═════ Supplied records
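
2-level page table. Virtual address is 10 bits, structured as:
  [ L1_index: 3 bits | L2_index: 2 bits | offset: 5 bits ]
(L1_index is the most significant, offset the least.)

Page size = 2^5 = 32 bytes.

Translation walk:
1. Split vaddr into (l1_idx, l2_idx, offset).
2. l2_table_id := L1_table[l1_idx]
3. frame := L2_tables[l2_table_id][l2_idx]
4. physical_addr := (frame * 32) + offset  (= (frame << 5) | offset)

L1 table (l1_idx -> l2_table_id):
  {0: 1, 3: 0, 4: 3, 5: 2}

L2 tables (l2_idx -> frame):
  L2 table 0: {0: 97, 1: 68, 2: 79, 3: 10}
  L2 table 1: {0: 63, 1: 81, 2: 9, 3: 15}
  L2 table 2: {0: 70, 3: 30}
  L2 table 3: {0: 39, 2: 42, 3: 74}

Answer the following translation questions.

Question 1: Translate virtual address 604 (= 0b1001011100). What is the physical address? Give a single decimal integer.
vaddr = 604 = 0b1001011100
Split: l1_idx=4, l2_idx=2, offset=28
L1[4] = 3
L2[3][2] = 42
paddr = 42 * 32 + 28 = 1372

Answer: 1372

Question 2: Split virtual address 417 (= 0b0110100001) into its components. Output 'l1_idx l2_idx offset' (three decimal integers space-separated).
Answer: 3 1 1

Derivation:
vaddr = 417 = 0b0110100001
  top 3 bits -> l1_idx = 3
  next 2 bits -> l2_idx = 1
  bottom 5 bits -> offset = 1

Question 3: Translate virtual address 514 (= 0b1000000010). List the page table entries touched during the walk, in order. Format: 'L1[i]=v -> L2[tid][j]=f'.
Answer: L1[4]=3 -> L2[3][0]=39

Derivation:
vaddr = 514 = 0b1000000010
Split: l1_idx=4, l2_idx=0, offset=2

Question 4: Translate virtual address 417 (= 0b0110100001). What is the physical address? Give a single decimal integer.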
══════════
In the data above, which lines include "frame"? Return those lines.

=== Result of this task ===
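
3. frame := L2_tables[l2_table_id][l2_idx]
4. physical_addr := (frame * 32) + offset  (= (frame << 5) | offset)
L2 tables (l2_idx -> frame):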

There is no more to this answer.